(Dataset records)

==================================================

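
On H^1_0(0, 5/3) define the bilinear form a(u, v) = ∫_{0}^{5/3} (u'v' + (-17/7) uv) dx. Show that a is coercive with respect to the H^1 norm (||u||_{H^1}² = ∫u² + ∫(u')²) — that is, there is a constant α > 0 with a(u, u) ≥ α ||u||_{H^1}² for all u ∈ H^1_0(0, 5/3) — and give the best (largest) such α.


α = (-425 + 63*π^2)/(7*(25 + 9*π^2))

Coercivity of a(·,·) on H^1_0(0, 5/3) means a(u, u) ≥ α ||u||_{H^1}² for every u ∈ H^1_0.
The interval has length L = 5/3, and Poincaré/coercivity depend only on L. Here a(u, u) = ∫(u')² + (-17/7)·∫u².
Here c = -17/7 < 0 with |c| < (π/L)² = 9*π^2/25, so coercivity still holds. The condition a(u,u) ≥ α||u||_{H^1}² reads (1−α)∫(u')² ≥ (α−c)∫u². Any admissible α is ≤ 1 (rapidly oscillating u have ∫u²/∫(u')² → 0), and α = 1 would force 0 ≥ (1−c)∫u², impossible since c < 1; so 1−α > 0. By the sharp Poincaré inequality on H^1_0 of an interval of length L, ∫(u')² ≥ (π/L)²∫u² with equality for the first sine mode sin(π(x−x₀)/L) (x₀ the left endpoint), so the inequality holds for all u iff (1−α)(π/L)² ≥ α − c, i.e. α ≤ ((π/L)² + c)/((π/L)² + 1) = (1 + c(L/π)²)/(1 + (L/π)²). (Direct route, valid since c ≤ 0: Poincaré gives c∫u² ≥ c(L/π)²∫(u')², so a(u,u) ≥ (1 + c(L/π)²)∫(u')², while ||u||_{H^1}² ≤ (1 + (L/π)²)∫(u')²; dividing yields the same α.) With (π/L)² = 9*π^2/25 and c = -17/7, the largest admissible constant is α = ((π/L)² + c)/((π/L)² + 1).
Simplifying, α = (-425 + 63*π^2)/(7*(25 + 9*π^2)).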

==================================================

• Exercise directions: Exactly as written, give the records again.

• Written solution:
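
On H^1_0(0, 5/3) define the bilinear form a(u, v) = ∫_{0}^{5/3} (u'v' + (-17/7) uv) dx. Show that a is coercive with respect to the H^1 norm (||u||_{H^1}² = ∫u² + ∫(u')²) — that is, there is a constant α > 0 with a(u, u) ≥ α ||u||_{H^1}² for all u ∈ H^1_0(0, 5/3) — and give the best (largest) such α.


α = (-425 + 63*π^2)/(7*(25 + 9*π^2))

Coercivity of a(·,·) on H^1_0(0, 5/3) means a(u, u) ≥ α ||u||_{H^1}² for every u ∈ H^1_0.
The interval has length L = 5/3, and Poincaré/coercivity depend only on L. Here a(u, u) = ∫(u')² + (-17/7)·∫u².
Here c = -17/7 < 0 with |c| < (π/L)² = 9*π^2/25, so coercivity still holds. The condition a(u,u) ≥ α||u||_{H^1}² reads (1−α)∫(u')² ≥ (α−c)∫u². Any admissible α is ≤ 1 (rapidly oscillating u have ∫u²/∫(u')² → 0), and α = 1 would force 0 ≥ (1−c)∫u², impossible since c < 1; so 1−α > 0. By the sharp Poincaré inequality on H^1_0 of an interval of length L, ∫(u')² ≥ (π/L)²∫u² with equality for the first sine mode sin(π(x−x₀)/L) (x₀ the left endpoint), so the inequality holds for all u iff (1−α)(π/L)² ≥ α − c, i.e. α ≤ ((π/L)² + c)/((π/L)² + 1) = (1 + c(L/π)²)/(1 + (L/π)²). (Direct route, valid since c ≤ 0: Poincaré gives c∫u² ≥ c(L/π)²∫(u')², so a(u,u) ≥ (1 + c(L/π)²)∫(u')², while ||u||_{H^1}² ≤ (1 + (L/π)²)∫(u')²; dividing yields the same α.) With (π/L)² = 9*π^2/25 and c = -17/7, the largest admissible constant is α = ((π/L)² + c)/((π/L)² + 1).
Simplifying, α = (-425 + 63*π^2)/(7*(25 + 9*π^2)).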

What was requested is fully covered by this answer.